**Exercise:** Lines from the records below that contain the word "Answer" are to be copied out.
━━ Given data ━━
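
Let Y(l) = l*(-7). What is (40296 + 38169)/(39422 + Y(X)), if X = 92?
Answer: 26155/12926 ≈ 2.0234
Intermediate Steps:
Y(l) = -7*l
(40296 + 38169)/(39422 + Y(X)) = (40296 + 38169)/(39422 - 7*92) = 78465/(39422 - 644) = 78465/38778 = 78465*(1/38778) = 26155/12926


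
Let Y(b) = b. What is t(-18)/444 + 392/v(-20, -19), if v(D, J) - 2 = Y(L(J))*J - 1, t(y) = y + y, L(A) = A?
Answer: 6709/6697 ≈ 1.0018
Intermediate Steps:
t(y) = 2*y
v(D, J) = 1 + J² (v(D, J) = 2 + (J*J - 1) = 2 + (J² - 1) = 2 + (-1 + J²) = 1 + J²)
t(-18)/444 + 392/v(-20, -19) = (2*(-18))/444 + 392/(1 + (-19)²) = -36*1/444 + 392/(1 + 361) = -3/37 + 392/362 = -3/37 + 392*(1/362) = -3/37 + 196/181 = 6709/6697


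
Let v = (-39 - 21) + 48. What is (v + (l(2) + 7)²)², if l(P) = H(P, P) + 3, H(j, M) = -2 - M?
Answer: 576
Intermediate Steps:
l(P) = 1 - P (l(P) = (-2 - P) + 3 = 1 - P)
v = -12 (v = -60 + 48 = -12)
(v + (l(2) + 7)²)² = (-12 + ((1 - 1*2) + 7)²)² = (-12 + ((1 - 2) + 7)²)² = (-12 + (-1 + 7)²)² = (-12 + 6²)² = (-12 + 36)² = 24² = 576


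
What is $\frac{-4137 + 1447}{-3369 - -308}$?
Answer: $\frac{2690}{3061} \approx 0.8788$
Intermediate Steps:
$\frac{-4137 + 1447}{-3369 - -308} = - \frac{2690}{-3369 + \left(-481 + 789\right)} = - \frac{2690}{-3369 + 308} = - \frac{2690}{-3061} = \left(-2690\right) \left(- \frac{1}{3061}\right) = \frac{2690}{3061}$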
━━━
━━ Given data ━━
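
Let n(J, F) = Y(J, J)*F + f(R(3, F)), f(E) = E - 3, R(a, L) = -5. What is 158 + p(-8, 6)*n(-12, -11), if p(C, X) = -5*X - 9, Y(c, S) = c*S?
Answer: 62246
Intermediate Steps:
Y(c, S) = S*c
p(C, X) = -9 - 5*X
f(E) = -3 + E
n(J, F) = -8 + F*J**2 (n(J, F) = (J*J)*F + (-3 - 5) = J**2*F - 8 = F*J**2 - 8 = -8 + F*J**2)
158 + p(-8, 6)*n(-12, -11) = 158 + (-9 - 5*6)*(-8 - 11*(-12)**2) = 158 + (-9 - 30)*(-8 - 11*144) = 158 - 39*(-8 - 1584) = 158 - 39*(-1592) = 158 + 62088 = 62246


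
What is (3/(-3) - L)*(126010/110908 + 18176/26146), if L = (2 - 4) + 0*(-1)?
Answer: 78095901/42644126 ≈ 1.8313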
━━━
**Response for this exercise:**
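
Answer: 26155/12926 ≈ 2.0234
Answer: 6709/6697 ≈ 1.0018
Answer: 576
Answer: $\frac{2690}{3061} \approx 0.8788$
Answer: 62246
Answer: 78095901/42644126 ≈ 1.8313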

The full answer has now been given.